[Opening MATERIAL PROVIDED section]

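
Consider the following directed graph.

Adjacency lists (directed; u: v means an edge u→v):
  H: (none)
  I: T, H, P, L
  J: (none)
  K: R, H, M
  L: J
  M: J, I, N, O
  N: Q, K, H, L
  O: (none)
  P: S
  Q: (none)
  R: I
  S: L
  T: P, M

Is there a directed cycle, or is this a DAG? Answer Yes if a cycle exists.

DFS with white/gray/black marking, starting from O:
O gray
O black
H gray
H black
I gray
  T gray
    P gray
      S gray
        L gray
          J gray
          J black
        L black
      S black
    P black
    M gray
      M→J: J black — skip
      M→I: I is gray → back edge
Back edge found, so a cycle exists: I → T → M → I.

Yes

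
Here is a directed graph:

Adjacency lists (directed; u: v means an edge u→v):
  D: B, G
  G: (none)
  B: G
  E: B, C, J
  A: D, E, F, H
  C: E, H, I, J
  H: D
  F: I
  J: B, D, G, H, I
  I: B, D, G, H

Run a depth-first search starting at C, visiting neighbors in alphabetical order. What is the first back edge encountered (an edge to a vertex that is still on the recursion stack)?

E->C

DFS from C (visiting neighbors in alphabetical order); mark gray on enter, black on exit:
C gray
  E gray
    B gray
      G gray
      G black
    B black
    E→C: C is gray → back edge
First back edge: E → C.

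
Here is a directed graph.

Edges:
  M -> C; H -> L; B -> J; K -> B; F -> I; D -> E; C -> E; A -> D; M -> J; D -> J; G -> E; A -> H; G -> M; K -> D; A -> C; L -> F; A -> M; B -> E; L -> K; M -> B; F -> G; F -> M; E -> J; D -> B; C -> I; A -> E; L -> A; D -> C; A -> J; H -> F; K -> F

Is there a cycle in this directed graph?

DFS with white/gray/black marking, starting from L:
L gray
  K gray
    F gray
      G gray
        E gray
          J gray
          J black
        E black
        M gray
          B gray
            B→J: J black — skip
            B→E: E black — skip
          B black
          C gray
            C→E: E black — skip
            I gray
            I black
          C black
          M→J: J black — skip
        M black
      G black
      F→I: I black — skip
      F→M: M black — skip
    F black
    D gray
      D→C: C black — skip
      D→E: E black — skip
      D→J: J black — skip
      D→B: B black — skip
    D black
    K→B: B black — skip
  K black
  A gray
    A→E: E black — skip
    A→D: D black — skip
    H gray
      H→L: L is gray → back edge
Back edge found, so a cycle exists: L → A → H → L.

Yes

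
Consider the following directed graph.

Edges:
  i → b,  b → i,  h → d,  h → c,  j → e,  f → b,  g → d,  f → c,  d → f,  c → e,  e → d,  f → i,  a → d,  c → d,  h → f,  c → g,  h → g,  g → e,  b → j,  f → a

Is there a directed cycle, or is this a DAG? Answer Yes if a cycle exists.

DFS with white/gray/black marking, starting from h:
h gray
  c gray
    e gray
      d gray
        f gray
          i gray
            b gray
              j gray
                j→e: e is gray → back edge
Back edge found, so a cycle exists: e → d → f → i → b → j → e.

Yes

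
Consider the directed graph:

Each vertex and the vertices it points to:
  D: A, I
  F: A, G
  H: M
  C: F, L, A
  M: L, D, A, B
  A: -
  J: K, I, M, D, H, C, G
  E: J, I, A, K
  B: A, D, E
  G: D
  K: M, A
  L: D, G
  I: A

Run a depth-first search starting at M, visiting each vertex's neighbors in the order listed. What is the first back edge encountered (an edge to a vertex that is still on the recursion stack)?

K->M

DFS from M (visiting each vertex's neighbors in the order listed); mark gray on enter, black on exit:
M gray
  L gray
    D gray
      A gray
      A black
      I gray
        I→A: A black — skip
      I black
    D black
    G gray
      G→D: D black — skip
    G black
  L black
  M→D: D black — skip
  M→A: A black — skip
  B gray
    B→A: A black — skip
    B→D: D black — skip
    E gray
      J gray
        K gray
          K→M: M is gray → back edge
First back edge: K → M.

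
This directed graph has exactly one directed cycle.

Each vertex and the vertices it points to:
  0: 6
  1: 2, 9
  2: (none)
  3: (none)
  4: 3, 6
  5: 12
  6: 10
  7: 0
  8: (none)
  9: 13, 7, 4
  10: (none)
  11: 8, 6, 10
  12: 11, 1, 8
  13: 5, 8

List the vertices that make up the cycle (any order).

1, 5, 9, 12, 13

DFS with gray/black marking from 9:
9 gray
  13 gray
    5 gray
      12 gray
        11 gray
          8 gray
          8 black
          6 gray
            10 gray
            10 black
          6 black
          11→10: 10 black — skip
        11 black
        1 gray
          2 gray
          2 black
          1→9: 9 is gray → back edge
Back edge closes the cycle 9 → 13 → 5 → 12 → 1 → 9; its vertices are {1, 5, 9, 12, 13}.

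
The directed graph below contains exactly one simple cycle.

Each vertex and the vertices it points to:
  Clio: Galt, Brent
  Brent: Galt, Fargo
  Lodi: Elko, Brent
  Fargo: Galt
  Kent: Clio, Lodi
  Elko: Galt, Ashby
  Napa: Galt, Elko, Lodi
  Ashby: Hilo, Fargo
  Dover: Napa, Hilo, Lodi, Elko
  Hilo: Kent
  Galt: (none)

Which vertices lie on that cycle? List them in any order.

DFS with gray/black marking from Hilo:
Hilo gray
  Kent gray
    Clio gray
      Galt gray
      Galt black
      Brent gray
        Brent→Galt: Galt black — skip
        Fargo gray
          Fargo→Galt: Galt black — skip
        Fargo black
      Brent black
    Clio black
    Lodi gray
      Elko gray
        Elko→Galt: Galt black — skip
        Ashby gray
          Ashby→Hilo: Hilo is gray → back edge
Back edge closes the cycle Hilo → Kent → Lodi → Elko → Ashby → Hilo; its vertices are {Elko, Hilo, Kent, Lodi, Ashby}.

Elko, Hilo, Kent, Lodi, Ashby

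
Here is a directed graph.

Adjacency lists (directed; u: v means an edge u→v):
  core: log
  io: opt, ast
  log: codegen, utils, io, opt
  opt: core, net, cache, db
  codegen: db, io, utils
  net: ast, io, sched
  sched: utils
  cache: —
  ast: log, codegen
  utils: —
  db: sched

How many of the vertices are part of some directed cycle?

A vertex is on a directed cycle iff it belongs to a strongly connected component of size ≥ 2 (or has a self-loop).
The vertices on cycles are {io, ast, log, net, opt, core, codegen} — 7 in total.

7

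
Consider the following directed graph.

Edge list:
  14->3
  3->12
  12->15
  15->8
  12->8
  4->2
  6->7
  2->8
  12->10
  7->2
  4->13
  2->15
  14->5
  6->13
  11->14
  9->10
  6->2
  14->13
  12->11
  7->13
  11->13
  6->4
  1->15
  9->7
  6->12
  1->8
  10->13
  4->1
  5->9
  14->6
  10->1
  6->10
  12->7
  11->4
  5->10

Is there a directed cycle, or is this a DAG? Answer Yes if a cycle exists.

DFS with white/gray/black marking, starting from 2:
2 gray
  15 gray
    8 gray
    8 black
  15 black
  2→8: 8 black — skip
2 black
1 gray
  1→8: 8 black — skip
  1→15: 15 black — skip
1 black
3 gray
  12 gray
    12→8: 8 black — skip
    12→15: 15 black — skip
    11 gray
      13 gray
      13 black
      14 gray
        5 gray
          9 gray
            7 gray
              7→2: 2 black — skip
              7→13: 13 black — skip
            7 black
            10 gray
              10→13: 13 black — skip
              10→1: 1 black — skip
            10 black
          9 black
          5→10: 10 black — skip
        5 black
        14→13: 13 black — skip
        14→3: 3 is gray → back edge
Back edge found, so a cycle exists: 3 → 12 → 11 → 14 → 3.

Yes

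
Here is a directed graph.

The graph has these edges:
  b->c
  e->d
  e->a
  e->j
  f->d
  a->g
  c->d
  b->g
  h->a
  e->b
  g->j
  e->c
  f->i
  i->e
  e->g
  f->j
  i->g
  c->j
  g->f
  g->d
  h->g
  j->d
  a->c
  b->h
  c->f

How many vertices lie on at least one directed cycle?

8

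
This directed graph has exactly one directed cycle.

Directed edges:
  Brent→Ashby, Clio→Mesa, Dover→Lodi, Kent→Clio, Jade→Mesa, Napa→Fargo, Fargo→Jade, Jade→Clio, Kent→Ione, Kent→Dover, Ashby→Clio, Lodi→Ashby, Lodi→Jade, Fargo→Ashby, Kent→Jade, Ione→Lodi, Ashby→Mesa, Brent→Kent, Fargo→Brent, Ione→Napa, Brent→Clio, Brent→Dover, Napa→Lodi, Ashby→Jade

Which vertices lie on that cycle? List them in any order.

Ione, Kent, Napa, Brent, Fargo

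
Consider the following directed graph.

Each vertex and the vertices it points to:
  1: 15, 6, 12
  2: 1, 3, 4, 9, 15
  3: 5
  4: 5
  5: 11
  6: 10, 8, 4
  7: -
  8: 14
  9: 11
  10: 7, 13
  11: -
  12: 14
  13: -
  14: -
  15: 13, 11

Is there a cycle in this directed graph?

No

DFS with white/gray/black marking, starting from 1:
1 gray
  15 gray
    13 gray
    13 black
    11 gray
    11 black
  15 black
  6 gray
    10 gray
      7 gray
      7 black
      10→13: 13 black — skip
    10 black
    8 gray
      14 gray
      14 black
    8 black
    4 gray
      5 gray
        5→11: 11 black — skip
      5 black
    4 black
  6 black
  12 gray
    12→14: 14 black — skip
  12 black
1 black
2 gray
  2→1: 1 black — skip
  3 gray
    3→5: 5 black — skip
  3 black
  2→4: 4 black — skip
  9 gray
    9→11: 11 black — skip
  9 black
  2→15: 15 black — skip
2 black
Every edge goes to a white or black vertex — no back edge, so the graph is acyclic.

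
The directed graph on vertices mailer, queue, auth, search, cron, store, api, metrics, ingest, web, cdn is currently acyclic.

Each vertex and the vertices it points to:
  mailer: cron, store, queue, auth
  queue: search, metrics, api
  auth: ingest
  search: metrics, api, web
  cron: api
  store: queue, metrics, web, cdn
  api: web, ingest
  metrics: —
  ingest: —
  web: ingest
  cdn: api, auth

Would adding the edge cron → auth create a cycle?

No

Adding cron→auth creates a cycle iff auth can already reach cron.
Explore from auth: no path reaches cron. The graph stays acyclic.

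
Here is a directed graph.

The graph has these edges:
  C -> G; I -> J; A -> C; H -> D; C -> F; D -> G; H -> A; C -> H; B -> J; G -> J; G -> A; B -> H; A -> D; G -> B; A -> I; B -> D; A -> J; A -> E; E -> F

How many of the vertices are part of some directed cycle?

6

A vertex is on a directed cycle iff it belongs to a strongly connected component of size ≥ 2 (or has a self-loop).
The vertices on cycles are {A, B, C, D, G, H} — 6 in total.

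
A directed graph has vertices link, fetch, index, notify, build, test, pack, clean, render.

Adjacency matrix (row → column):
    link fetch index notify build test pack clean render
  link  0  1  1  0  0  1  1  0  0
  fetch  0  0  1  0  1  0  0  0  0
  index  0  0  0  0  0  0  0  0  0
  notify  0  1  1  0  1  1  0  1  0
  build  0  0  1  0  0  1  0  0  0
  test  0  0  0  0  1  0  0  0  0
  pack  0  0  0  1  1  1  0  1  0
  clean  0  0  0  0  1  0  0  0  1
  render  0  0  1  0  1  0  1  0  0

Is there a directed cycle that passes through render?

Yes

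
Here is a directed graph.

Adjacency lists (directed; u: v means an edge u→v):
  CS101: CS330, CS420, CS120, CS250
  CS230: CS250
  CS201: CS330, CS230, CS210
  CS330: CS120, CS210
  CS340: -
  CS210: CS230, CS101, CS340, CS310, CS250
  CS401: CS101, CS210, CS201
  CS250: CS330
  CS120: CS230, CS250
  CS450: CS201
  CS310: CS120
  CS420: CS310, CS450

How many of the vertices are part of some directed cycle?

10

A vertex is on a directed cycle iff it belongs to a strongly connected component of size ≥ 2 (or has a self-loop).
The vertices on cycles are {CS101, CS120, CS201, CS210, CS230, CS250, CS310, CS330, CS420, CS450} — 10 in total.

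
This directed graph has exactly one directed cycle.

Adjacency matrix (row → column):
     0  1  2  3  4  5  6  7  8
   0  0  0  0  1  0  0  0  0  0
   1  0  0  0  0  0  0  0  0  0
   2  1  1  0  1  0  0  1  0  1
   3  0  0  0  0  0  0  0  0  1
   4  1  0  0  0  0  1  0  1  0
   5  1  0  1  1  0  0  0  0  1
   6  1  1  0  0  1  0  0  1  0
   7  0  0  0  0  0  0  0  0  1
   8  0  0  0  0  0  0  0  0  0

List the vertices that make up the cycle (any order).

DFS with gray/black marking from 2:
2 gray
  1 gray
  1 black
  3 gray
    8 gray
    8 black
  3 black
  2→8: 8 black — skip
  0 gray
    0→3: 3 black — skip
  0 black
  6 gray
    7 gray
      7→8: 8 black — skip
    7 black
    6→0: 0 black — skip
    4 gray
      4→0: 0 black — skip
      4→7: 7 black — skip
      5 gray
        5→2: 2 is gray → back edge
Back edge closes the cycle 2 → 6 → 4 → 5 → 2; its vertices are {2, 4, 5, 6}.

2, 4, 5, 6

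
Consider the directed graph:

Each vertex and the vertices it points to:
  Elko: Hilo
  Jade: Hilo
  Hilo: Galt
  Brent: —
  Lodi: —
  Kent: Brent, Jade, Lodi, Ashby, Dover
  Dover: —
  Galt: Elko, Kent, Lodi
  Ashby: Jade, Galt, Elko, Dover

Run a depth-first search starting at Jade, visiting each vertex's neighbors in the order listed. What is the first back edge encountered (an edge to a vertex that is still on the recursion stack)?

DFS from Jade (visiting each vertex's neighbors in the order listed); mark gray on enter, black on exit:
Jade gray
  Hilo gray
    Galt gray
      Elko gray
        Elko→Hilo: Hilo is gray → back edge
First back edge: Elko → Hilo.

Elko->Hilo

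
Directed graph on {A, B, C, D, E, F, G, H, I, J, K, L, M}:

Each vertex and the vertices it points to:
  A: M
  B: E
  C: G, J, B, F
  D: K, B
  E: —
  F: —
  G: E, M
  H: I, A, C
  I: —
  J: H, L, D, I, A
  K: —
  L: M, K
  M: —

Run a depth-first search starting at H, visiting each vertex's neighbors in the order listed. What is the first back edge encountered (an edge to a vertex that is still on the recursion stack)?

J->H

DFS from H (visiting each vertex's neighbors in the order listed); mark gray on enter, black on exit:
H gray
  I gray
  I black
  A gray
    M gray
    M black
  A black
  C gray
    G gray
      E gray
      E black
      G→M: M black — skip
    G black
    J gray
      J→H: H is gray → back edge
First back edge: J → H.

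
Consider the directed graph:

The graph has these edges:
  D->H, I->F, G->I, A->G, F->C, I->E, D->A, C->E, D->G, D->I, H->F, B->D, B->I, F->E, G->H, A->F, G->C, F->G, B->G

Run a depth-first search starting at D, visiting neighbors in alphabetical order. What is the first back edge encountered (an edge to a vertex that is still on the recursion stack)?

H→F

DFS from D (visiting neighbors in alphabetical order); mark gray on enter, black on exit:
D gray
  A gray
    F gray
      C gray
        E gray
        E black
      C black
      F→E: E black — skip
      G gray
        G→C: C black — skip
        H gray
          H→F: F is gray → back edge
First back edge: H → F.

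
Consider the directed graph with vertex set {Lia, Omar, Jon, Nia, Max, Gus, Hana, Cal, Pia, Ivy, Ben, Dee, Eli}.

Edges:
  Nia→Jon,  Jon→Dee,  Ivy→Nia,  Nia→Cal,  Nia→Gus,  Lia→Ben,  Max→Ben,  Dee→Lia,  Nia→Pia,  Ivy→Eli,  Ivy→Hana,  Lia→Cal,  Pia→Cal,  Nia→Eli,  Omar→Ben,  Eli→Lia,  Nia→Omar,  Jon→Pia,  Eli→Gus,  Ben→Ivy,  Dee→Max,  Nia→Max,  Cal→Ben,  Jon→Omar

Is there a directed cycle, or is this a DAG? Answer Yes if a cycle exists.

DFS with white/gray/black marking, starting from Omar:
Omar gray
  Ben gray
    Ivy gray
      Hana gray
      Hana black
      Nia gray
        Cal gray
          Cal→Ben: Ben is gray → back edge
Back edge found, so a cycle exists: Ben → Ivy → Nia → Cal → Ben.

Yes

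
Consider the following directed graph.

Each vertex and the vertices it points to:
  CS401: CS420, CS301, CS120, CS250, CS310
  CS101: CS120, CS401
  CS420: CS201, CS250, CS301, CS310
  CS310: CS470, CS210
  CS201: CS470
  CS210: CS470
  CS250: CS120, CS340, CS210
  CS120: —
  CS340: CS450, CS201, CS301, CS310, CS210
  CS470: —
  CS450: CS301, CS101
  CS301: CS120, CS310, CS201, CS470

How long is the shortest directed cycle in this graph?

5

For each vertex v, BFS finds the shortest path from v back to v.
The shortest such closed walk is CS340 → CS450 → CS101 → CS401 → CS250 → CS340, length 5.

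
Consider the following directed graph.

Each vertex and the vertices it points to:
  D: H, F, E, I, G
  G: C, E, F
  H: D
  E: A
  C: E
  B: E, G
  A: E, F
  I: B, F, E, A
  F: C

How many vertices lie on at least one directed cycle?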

[Closing MATERIAL PROVIDED section]

Only the lines above from the one with "M -> C; H -> L; B" through the one with "J: K, I, M, D, H, C, G" should be duplicated, character for character.

RESPONSE BOX
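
  M -> C; H -> L; B -> J; K -> B; F -> I; D -> E; C -> E; A -> D; M -> J; D -> J; G -> E; A -> H; G -> M; K -> D; A -> C; L -> F; A -> M; B -> E; L -> K; M -> B; F -> G; F -> M; E -> J; D -> B; C -> I; A -> E; L -> A; D -> C; A -> J; H -> F; K -> F

Is there a cycle in this directed graph?

DFS with white/gray/black marking, starting from L:
L gray
  K gray
    F gray
      G gray
        E gray
          J gray
          J black
        E black
        M gray
          B gray
            B→J: J black — skip
            B→E: E black — skip
          B black
          C gray
            C→E: E black — skip
            I gray
            I black
          C black
          M→J: J black — skip
        M black
      G black
      F→I: I black — skip
      F→M: M black — skip
    F black
    D gray
      D→C: C black — skip
      D→E: E black — skip
      D→J: J black — skip
      D→B: B black — skip
    D black
    K→B: B black — skip
  K black
  A gray
    A→E: E black — skip
    A→D: D black — skip
    H gray
      H→L: L is gray → back edge
Back edge found, so a cycle exists: L → A → H → L.

Yes

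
Consider the following directed graph.

Edges:
  i → b,  b → i,  h → d,  h → c,  j → e,  f → b,  g → d,  f → c,  d → f,  c → e,  e → d,  f → i,  a → d,  c → d,  h → f,  c → g,  h → g,  g → e,  b → j,  f → a

Is there a directed cycle, or is this a DAG? Answer Yes if a cycle exists.

DFS with white/gray/black marking, starting from h:
h gray
  c gray
    e gray
      d gray
        f gray
          i gray
            b gray
              j gray
                j→e: e is gray → back edge
Back edge found, so a cycle exists: e → d → f → i → b → j → e.

Yes

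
Consider the directed graph:

Each vertex and the vertices it points to:
  D: A, I
  F: A, G
  H: M
  C: F, L, A
  M: L, D, A, B
  A: -
  J: K, I, M, D, H, C, G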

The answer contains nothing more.